_Required work_
Repeat nothing but the lines below running from the one containing "the following 6" to the one containing "-1), (-4, -4), (-7, 9)". Keep both end lines.

****************

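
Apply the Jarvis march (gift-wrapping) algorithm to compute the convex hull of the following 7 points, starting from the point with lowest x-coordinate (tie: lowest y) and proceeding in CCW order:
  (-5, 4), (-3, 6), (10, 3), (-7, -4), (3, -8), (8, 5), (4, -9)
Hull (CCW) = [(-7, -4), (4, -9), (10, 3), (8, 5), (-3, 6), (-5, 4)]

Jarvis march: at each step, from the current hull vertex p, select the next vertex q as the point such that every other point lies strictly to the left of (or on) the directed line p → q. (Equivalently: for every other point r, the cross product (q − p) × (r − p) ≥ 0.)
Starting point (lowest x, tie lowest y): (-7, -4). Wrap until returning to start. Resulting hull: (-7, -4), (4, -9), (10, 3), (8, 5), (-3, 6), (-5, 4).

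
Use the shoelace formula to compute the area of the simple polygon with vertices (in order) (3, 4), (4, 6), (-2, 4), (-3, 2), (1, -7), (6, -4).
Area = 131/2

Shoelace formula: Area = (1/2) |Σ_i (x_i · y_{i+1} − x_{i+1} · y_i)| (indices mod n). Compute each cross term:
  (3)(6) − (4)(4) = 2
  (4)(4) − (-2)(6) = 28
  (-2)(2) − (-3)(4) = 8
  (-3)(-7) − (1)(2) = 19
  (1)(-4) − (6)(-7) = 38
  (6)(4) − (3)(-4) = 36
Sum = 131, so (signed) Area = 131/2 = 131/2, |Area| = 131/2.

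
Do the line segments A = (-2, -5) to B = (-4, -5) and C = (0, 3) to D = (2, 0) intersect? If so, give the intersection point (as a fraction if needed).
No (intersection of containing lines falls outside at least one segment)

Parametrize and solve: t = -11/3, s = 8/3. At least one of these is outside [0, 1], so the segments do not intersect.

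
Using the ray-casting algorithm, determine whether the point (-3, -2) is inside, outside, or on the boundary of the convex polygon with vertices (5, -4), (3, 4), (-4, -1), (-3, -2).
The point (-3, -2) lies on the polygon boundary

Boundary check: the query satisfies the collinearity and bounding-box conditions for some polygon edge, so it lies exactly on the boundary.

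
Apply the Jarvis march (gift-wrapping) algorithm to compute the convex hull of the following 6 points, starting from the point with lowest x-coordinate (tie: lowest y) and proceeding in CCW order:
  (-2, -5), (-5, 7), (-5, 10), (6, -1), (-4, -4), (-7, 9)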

****************

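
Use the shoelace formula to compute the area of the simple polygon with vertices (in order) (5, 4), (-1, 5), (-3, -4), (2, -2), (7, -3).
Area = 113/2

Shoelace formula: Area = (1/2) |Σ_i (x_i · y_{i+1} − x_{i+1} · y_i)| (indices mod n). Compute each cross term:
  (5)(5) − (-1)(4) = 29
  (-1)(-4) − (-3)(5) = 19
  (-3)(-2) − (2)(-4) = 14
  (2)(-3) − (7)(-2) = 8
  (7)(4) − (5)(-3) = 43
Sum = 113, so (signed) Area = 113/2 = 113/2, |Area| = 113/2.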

****************

_Written reply_
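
Apply the Jarvis march (gift-wrapping) algorithm to compute the convex hull of the following 6 points, starting from the point with lowest x-coordinate (tie: lowest y) and proceeding in CCW order:
  (-2, -5), (-5, 7), (-5, 10), (6, -1), (-4, -4), (-7, 9)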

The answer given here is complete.